[Entries shown — start]

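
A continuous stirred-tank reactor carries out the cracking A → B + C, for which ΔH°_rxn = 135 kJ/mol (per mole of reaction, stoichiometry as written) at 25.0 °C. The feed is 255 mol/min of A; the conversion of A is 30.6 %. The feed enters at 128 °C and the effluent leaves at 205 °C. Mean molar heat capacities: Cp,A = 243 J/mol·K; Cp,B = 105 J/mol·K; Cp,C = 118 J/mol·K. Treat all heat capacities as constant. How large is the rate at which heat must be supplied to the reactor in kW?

Extent of reaction ξ = 0.306 × 255 = 78.03 mol/min
Reaction term: ξ·ΔH°_rxn = 78.03 × 135 = 10534 kJ/min
Sensible, feed 128→25 °C: -6382.4 kJ/min
Outlet flows (mol/min): A 176.97, B 78.03, C 78.03
Sensible, products 25→205 °C: 10873 kJ/min
Q = ΔH = 15024 kJ/min = 250.41 kW
Heat supplied = 250.41 kW

Q_in = 250 kW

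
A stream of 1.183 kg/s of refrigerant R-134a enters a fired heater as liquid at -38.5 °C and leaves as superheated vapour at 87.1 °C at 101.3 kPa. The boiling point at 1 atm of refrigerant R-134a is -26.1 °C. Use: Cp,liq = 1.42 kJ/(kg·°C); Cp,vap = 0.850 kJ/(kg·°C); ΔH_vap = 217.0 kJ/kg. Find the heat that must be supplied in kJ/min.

Q = 23500 kJ/min

liquid -38.5→-26.1 °C: 17.608 kJ/kg
vaporisation at -26.1 °C: 217 kJ/kg
vapour -26.1→87.1 °C: 96.22 kJ/kg
Δh = 17.608 + 217 + 96.22 = 330.83 kJ/kg
Q = ṁ·Δh = 1.183 kg/s × 330.83 kJ/kg = 391.37 kJ/s
|Q| = 391.37 kW = 23482 kJ/min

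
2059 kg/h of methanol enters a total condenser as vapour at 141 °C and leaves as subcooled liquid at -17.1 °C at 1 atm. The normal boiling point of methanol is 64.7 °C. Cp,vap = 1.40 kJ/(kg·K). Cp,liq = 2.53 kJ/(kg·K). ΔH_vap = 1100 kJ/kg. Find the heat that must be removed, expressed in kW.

vapour 141→64.7 °C: -106.82 kJ/kg
condensation at 64.7 °C: -1100 kJ/kg
liquid 64.7→-17.1 °C: -206.95 kJ/kg
Δh = -106.82 + -1100 + -206.95 = -1413.8 kJ/kg
Q = ṁ·Δh = 2059 kg/h × -1413.8 kJ/kg = -2.911e+06 kJ/h
|Q| = 808.6 kW

Q_c = 809 kW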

[Entries shown — finish]

• **Your goal**
Give back the listing above exactly as written.

• **Task output**
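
A continuous stirred-tank reactor carries out the cracking A → B + C, for which ΔH°_rxn = 135 kJ/mol (per mole of reaction, stoichiometry as written) at 25.0 °C. The feed is 255 mol/min of A; the conversion of A is 30.6 %. The feed enters at 128 °C and the effluent leaves at 205 °C. Mean molar heat capacities: Cp,A = 243 J/mol·K; Cp,B = 105 J/mol·K; Cp,C = 118 J/mol·K. Treat all heat capacities as constant. How large is the rate at which heat must be supplied to the reactor in kW?

Extent of reaction ξ = 0.306 × 255 = 78.03 mol/min
Reaction term: ξ·ΔH°_rxn = 78.03 × 135 = 10534 kJ/min
Sensible, feed 128→25 °C: -6382.4 kJ/min
Outlet flows (mol/min): A 176.97, B 78.03, C 78.03
Sensible, products 25→205 °C: 10873 kJ/min
Q = ΔH = 15024 kJ/min = 250.41 kW
Heat supplied = 250.41 kW

Q_in = 250 kW

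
A stream of 1.183 kg/s of refrigerant R-134a enters a fired heater as liquid at -38.5 °C and leaves as superheated vapour at 87.1 °C at 101.3 kPa. The boiling point at 1 atm of refrigerant R-134a is -26.1 °C. Use: Cp,liq = 1.42 kJ/(kg·°C); Cp,vap = 0.850 kJ/(kg·°C); ΔH_vap = 217.0 kJ/kg. Find the heat that must be supplied in kJ/min.

Q = 23500 kJ/min

liquid -38.5→-26.1 °C: 17.608 kJ/kg
vaporisation at -26.1 °C: 217 kJ/kg
vapour -26.1→87.1 °C: 96.22 kJ/kg
Δh = 17.608 + 217 + 96.22 = 330.83 kJ/kg
Q = ṁ·Δh = 1.183 kg/s × 330.83 kJ/kg = 391.37 kJ/s
|Q| = 391.37 kW = 23482 kJ/min

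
2059 kg/h of methanol enters a total condenser as vapour at 141 °C and leaves as subcooled liquid at -17.1 °C at 1 atm. The normal boiling point of methanol is 64.7 °C. Cp,vap = 1.40 kJ/(kg·K). Cp,liq = 2.53 kJ/(kg·K). ΔH_vap = 1100 kJ/kg. Find the heat that must be removed, expressed in kW.

vapour 141→64.7 °C: -106.82 kJ/kg
condensation at 64.7 °C: -1100 kJ/kg
liquid 64.7→-17.1 °C: -206.95 kJ/kg
Δh = -106.82 + -1100 + -206.95 = -1413.8 kJ/kg
Q = ṁ·Δh = 2059 kg/h × -1413.8 kJ/kg = -2.911e+06 kJ/h
|Q| = 808.6 kW

Q_c = 809 kW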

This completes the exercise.